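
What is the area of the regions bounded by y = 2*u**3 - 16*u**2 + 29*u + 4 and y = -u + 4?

253/6

Set the curves equal: 2*u**3 - 16*u**2 + 29*u + 4 = -u + 4, so 2*u**3 - 16*u**2 + 30*u = 0, which factors as 2*u*(u - 5)*(u - 3) = 0. The curves meet at u = 0, 3, 5.
On [0, 3], y = 2*u**3 - 16*u**2 + 29*u + 4 is on top; that piece has area ∫[0,3] (2*u**3 - 16*u**2 + 30*u) du = 63/2.
On [3, 5], y = -u + 4 is on top; that piece has area ∫[3,5] (-(2*u**3 - 16*u**2 + 30*u)) du = 32/3.
Total enclosed area = 63/2 + 32/3 = 253/6.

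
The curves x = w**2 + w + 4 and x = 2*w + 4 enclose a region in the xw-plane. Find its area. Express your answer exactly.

1/6

Both boundary curves give x as a function of w, so integrate with respect to w. Setting them equal: w**2 - w = 0, i.e. w*(w - 1) = 0, so they meet at w = 0, 1.
For w in [0, 1], x = w**2 + w + 4 is on the left; area = ∫[0,1] (-(w**2 - w)) dw = 1/6.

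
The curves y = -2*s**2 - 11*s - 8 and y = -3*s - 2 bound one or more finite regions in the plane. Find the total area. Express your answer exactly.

8/3

Set the curves equal: -2*s**2 - 11*s - 8 = -3*s - 2, so -2*s**2 - 8*s - 6 = 0, which factors as -2*(s + 1)*(s + 3) = 0. The curves meet at s = -3, -1.
On [-3, -1], y = -2*s**2 - 11*s - 8 is on top; that piece has area ∫[-3,-1] (-2*s**2 - 8*s - 6) ds = 8/3.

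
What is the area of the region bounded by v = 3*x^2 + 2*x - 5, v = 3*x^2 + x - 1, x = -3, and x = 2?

45/2

On [-3, 2], (3*x^2 + 2*x - 5) - (3*x^2 + x - 1) = x - 4 is ≤ 0 throughout, so the area is a single integral of |x - 4|.
∫[-3,2] (x - 4) dx = -45/2; the area of that piece is 45/2.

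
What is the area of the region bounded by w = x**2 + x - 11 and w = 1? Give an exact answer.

Set the curves equal: x**2 + x - 11 = 1, so x**2 + x - 12 = 0, which factors as (x - 3)*(x + 4) = 0. The curves meet at x = -4, 3.
On [-4, 3], w = 1 is on top; that piece has area ∫[-4,3] (-(x**2 + x - 12)) dx = 343/6.

343/6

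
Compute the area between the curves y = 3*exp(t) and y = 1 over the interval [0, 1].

-4 + 3*exp(1)

On [0, 1], (3*exp(t)) - (1) = 3*exp(t) - 1 is ≥ 0 throughout, so the area is a single integral of |3*exp(t) - 1|.
∫[0,1] (3*exp(t) - 1) dt = -4 + 3*exp(1).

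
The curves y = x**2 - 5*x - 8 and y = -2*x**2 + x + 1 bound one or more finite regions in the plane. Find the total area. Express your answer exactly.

32

Set the curves equal: x**2 - 5*x - 8 = -2*x**2 + x + 1, so 3*x**2 - 6*x - 9 = 0, which factors as 3*(x - 3)*(x + 1) = 0. The curves meet at x = -1, 3.
On [-1, 3], y = -2*x**2 + x + 1 is on top; that piece has area ∫[-1,3] (-(3*x**2 - 6*x - 9)) dx = 32.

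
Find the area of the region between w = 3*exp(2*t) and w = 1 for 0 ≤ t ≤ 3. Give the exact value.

-9/2 + 3*exp(6)/2

On [0, 3], (3*exp(2*t)) - (1) = 3*exp(2*t) - 1 is ≥ 0 throughout, so the area is a single integral of |3*exp(2*t) - 1|.
∫[0,3] (3*exp(2*t) - 1) dt = -9/2 + 3*exp(6)/2.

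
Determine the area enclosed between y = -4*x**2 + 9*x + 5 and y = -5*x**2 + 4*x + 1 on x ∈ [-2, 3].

93/2

The difference (-4*x**2 + 9*x + 5) - (-5*x**2 + 4*x + 1) = x**2 + 5*x + 4 changes sign at x = -1 inside [-2, 3], so split the integral there.
∫[-2,-1] (x**2 + 5*x + 4) dx = -7/6; the area of that piece is 7/6.
∫[-1,3] (x**2 + 5*x + 4) dx = 136/3.
Total area = 7/6 + 136/3 = 93/2.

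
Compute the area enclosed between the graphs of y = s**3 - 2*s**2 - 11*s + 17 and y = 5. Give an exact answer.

Set the curves equal: s**3 - 2*s**2 - 11*s + 17 = 5, so s**3 - 2*s**2 - 11*s + 12 = 0, which factors as (s - 4)*(s - 1)*(s + 3) = 0. The curves meet at s = -3, 1, 4.
On [-3, 1], y = s**3 - 2*s**2 - 11*s + 17 is on top; that piece has area ∫[-3,1] (s**3 - 2*s**2 - 11*s + 12) ds = 160/3.
On [1, 4], y = 5 is on top; that piece has area ∫[1,4] (-(s**3 - 2*s**2 - 11*s + 12)) ds = 99/4.
Total enclosed area = 160/3 + 99/4 = 937/12.

937/12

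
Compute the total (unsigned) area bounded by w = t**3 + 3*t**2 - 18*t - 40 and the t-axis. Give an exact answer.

999/4

The curve meets the t-axis where t**3 + 3*t**2 - 18*t - 40 = 0, i.e. (t - 4)*(t + 2)*(t + 5) = 0, at t = -5, -2, 4.
On [-5, -2] the curve lies above the axis; ∫[-5,-2] (t**3 + 3*t**2 - 18*t - 40) dt = 135/4, giving area 135/4.
On [-2, 4] the curve lies below the axis; ∫[-2,4] (t**3 + 3*t**2 - 18*t - 40) dt = -216, giving area 216.
Total area = 135/4 + 216 = 999/4.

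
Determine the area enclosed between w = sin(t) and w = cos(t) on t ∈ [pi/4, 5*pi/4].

On [pi/4, 5*pi/4], (sin(t)) - (cos(t)) = sin(t) - cos(t) is ≥ 0 throughout, so the area is a single integral of |sin(t) - cos(t)|.
∫[pi/4,5*pi/4] (sin(t) - cos(t)) dt = 2*sqrt(2).

2*sqrt(2)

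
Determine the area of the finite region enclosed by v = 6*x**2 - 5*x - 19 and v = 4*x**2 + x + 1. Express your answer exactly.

343/3

Set the curves equal: 6*x**2 - 5*x - 19 = 4*x**2 + x + 1, so 2*x**2 - 6*x - 20 = 0, which factors as 2*(x - 5)*(x + 2) = 0. The curves meet at x = -2, 5.
On [-2, 5], v = 4*x**2 + x + 1 is on top; that piece has area ∫[-2,5] (-(2*x**2 - 6*x - 20)) dx = 343/3.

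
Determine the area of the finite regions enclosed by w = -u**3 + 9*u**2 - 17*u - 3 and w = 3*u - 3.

131/4

Set the curves equal: -u**3 + 9*u**2 - 17*u - 3 = 3*u - 3, so -u**3 + 9*u**2 - 20*u = 0, which factors as -u*(u - 5)*(u - 4) = 0. The curves meet at u = 0, 4, 5.
On [0, 4], w = 3*u - 3 is on top; that piece has area ∫[0,4] (-(-u**3 + 9*u**2 - 20*u)) du = 32.
On [4, 5], w = -u**3 + 9*u**2 - 17*u - 3 is on top; that piece has area ∫[4,5] (-u**3 + 9*u**2 - 20*u) du = 3/4.
Total enclosed area = 32 + 3/4 = 131/4.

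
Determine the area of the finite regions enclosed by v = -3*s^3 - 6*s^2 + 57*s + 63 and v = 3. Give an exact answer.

Set the curves equal: -3*s^3 - 6*s^2 + 57*s + 63 = 3, so -3*s^3 - 6*s^2 + 57*s + 60 = 0, which factors as -3*(s - 4)*(s + 1)*(s + 5) = 0. The curves meet at s = -5, -1, 4.
On [-5, -1], v = 3 is on top; that piece has area ∫[-5,-1] (-(-3*s^3 - 6*s^2 + 57*s + 60)) ds = 224.
On [-1, 4], v = -3*s^3 - 6*s^2 + 57*s + 63 is on top; that piece has area ∫[-1,4] (-3*s^3 - 6*s^2 + 57*s + 60) ds = 1625/4.
Total enclosed area = 224 + 1625/4 = 2521/4.

2521/4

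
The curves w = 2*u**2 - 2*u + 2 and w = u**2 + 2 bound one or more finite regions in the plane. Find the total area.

4/3

Set the curves equal: 2*u**2 - 2*u + 2 = u**2 + 2, so u**2 - 2*u = 0, which factors as u*(u - 2) = 0. The curves meet at u = 0, 2.
On [0, 2], w = u**2 + 2 is on top; that piece has area ∫[0,2] (-(u**2 - 2*u)) du = 4/3.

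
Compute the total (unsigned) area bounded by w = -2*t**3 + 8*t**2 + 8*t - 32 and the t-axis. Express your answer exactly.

296/3

The curve meets the t-axis where -2*t**3 + 8*t**2 + 8*t - 32 = 0, i.e. -2*(t - 4)*(t - 2)*(t + 2) = 0, at t = -2, 2, 4.
On [-2, 2] the curve lies below the axis; ∫[-2,2] (-2*t**3 + 8*t**2 + 8*t - 32) dt = -256/3, giving area 256/3.
On [2, 4] the curve lies above the axis; ∫[2,4] (-2*t**3 + 8*t**2 + 8*t - 32) dt = 40/3, giving area 40/3.
Total area = 256/3 + 40/3 = 296/3.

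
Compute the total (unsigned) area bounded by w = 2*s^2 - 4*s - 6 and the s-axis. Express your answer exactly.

The curve meets the s-axis where 2*s^2 - 4*s - 6 = 0, i.e. 2*(s - 3)*(s + 1) = 0, at s = -1, 3.
On [-1, 3] the curve lies below the axis; ∫[-1,3] (2*s^2 - 4*s - 6) ds = -64/3, giving area 64/3.

64/3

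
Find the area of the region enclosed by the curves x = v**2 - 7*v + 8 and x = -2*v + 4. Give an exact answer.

9/2

Both boundary curves give x as a function of v, so integrate with respect to v. Setting them equal: v**2 - 5*v + 4 = 0, i.e. (v - 4)*(v - 1) = 0, so they meet at v = 1, 4.
For v in [1, 4], x = v**2 - 7*v + 8 is on the left; area = ∫[1,4] (-(v**2 - 5*v + 4)) dv = 9/2.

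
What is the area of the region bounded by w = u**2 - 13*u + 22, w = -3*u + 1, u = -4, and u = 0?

On [-4, 0], (u**2 - 13*u + 22) - (-3*u + 1) = u**2 - 10*u + 21 is ≥ 0 throughout, so the area is a single integral of |u**2 - 10*u + 21|.
∫[-4,0] (u**2 - 10*u + 21) du = 556/3.

556/3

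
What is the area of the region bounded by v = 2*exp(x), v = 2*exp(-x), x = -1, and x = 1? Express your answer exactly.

The difference (2*exp(x)) - (2*exp(-x)) = 2*exp(x) - 2*exp(-x) changes sign at x = 0 inside [-1, 1], so split the integral there.
∫[-1,0] (2*exp(x) - 2*exp(-x)) dx = -2*exp(1) - 2*exp(-1) + 4; the area of that piece is -4 + 2*exp(-1) + 2*exp(1).
∫[0,1] (2*exp(x) - 2*exp(-x)) dx = -4 + 2*exp(-1) + 2*exp(1).
Total area = (-4 + 2*exp(-1) + 2*exp(1)) + (-4 + 2*exp(-1) + 2*exp(1)) = -8 + 4*exp(-1) + 4*exp(1).

-8 + 4*exp(-1) + 4*exp(1)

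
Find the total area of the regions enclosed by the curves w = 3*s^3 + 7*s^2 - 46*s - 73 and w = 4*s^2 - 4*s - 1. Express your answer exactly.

Set the curves equal: 3*s^3 + 7*s^2 - 46*s - 73 = 4*s^2 - 4*s - 1, so 3*s^3 + 3*s^2 - 42*s - 72 = 0, which factors as 3*(s - 4)*(s + 2)*(s + 3) = 0. The curves meet at s = -3, -2, 4.
On [-3, -2], w = 3*s^3 + 7*s^2 - 46*s - 73 is on top; that piece has area ∫[-3,-2] (3*s^3 + 3*s^2 - 42*s - 72) ds = 13/4.
On [-2, 4], w = 4*s^2 - 4*s - 1 is on top; that piece has area ∫[-2,4] (-(3*s^3 + 3*s^2 - 42*s - 72)) ds = 432.
Total enclosed area = 13/4 + 432 = 1741/4.

1741/4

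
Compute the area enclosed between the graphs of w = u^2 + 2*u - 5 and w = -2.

32/3

Set the curves equal: u^2 + 2*u - 5 = -2, so u^2 + 2*u - 3 = 0, which factors as (u - 1)*(u + 3) = 0. The curves meet at u = -3, 1.
On [-3, 1], w = -2 is on top; that piece has area ∫[-3,1] (-(u^2 + 2*u - 3)) du = 32/3.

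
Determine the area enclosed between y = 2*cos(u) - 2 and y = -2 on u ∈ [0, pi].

The difference (2*cos(u) - 2) - (-2) = 2*cos(u) changes sign at u = pi/2 inside [0, pi], so split the integral there.
∫[0,pi/2] (2*cos(u)) du = 2.
∫[pi/2,pi] (2*cos(u)) du = -2; the area of that piece is 2.
Total area = 2 + 2 = 4.

4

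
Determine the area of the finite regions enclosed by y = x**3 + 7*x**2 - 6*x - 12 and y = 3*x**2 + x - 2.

Set the curves equal: x**3 + 7*x**2 - 6*x - 12 = 3*x**2 + x - 2, so x**3 + 4*x**2 - 7*x - 10 = 0, which factors as (x - 2)*(x + 1)*(x + 5) = 0. The curves meet at x = -5, -1, 2.
On [-5, -1], y = x**3 + 7*x**2 - 6*x - 12 is on top; that piece has area ∫[-5,-1] (x**3 + 4*x**2 - 7*x - 10) dx = 160/3.
On [-1, 2], y = 3*x**2 + x - 2 is on top; that piece has area ∫[-1,2] (-(x**3 + 4*x**2 - 7*x - 10)) dx = 99/4.
Total enclosed area = 160/3 + 99/4 = 937/12.

937/12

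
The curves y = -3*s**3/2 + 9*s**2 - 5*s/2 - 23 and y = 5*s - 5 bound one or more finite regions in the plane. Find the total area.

393/8

Set the curves equal: -3*s**3/2 + 9*s**2 - 5*s/2 - 23 = 5*s - 5, so -3*s**3/2 + 9*s**2 - 15*s/2 - 18 = 0, which factors as -3*(s - 4)*(s - 3)*(s + 1)/2 = 0. The curves meet at s = -1, 3, 4.
On [-1, 3], y = 5*s - 5 is on top; that piece has area ∫[-1,3] (-(-3*s**3/2 + 9*s**2 - 15*s/2 - 18)) ds = 48.
On [3, 4], y = -3*s**3/2 + 9*s**2 - 5*s/2 - 23 is on top; that piece has area ∫[3,4] (-3*s**3/2 + 9*s**2 - 15*s/2 - 18) ds = 9/8.
Total enclosed area = 48 + 9/8 = 393/8.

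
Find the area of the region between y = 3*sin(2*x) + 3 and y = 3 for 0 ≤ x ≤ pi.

6

The difference (3*sin(2*x) + 3) - (3) = 3*sin(2*x) changes sign at x = pi/2 inside [0, pi], so split the integral there.
∫[0,pi/2] (3*sin(2*x)) dx = 3.
∫[pi/2,pi] (3*sin(2*x)) dx = -3; the area of that piece is 3.
Total area = 3 + 3 = 6.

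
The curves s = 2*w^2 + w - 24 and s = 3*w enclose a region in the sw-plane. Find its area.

343/3

Both boundary curves give s as a function of w, so integrate with respect to w. Setting them equal: 2*w^2 - 2*w - 24 = 0, i.e. 2*(w - 4)*(w + 3) = 0, so they meet at w = -3, 4.
For w in [-3, 4], s = 2*w^2 + w - 24 is on the left; area = ∫[-3,4] (-(2*w^2 - 2*w - 24)) dw = 343/3.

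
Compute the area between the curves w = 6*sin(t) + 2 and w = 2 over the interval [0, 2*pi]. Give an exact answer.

24

The difference (6*sin(t) + 2) - (2) = 6*sin(t) changes sign at t = pi inside [0, 2*pi], so split the integral there.
∫[0,pi] (6*sin(t)) dt = 12.
∫[pi,2*pi] (6*sin(t)) dt = -12; the area of that piece is 12.
Total area = 12 + 12 = 24.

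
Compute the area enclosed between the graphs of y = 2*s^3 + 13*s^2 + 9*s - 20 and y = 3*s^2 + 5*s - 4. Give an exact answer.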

::::::::

Problem statement> All lines from the one holding "Find the area of the region between y" through the end of the entries need to be given again exactly. Leave out the others.

Reply>
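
Find the area of the region between y = 3*sin(2*x) + 3 and y = 3 for 0 ≤ x ≤ pi.

6

The difference (3*sin(2*x) + 3) - (3) = 3*sin(2*x) changes sign at x = pi/2 inside [0, pi], so split the integral there.
∫[0,pi/2] (3*sin(2*x)) dx = 3.
∫[pi/2,pi] (3*sin(2*x)) dx = -3; the area of that piece is 3.
Total area = 3 + 3 = 6.

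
The curves s = 2*w^2 + w - 24 and s = 3*w enclose a region in the sw-plane. Find its area.

343/3

Both boundary curves give s as a function of w, so integrate with respect to w. Setting them equal: 2*w^2 - 2*w - 24 = 0, i.e. 2*(w - 4)*(w + 3) = 0, so they meet at w = -3, 4.
For w in [-3, 4], s = 2*w^2 + w - 24 is on the left; area = ∫[-3,4] (-(2*w^2 - 2*w - 24)) dw = 343/3.

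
Compute the area between the curves w = 6*sin(t) + 2 and w = 2 over the interval [0, 2*pi]. Give an exact answer.

24

The difference (6*sin(t) + 2) - (2) = 6*sin(t) changes sign at t = pi inside [0, 2*pi], so split the integral there.
∫[0,pi] (6*sin(t)) dt = 12.
∫[pi,2*pi] (6*sin(t)) dt = -12; the area of that piece is 12.
Total area = 12 + 12 = 24.

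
Compute the area enclosed between the graphs of y = 2*s^3 + 13*s^2 + 9*s - 20 and y = 3*s^2 + 5*s - 4. Give an exact answer.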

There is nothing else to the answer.